Instructions to follow: The required output is the exact run of lines below that opens at the line with "M[2] (2×2 over" and closes at the line with "arrow 1→2 (2×1): [0; 0]".
——————
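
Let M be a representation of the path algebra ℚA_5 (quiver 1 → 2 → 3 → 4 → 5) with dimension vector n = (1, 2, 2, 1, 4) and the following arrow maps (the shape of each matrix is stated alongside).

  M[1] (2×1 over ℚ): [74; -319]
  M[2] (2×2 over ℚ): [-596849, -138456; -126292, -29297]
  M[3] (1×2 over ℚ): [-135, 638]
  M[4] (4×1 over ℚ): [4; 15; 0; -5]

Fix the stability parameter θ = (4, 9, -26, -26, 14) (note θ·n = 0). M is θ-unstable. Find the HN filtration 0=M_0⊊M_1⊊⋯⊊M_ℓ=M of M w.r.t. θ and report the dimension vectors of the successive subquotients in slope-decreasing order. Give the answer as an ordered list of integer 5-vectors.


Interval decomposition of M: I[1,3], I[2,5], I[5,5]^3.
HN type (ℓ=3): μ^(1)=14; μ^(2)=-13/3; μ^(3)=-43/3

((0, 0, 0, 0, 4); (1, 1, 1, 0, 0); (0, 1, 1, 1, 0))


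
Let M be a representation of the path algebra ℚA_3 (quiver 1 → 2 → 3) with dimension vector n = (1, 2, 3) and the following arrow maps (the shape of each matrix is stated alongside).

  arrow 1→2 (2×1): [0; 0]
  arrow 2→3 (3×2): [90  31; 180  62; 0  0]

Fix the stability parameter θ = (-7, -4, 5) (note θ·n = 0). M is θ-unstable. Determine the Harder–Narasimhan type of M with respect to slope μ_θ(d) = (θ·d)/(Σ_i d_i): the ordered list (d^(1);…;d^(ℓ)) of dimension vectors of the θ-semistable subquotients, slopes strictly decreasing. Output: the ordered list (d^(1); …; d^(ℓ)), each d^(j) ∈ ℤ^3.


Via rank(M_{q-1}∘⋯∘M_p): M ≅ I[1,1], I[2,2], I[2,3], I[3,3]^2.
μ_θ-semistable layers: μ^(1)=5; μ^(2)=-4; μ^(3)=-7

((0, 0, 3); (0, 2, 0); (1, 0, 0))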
——————
Problem solution:
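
  M[2] (2×2 over ℚ): [-596849, -138456; -126292, -29297]
  M[3] (1×2 over ℚ): [-135, 638]
  M[4] (4×1 over ℚ): [4; 15; 0; -5]

Fix the stability parameter θ = (4, 9, -26, -26, 14) (note θ·n = 0). M is θ-unstable. Find the HN filtration 0=M_0⊊M_1⊊⋯⊊M_ℓ=M of M w.r.t. θ and report the dimension vectors of the successive subquotients in slope-decreasing order. Give the answer as an ordered list of integer 5-vectors.


Interval decomposition of M: I[1,3], I[2,5], I[5,5]^3.
HN type (ℓ=3): μ^(1)=14; μ^(2)=-13/3; μ^(3)=-43/3

((0, 0, 0, 0, 4); (1, 1, 1, 0, 0); (0, 1, 1, 1, 0))


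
Let M be a representation of the path algebra ℚA_3 (quiver 1 → 2 → 3) with dimension vector n = (1, 2, 3) and the following arrow maps (the shape of each matrix is stated alongside).

  arrow 1→2 (2×1): [0; 0]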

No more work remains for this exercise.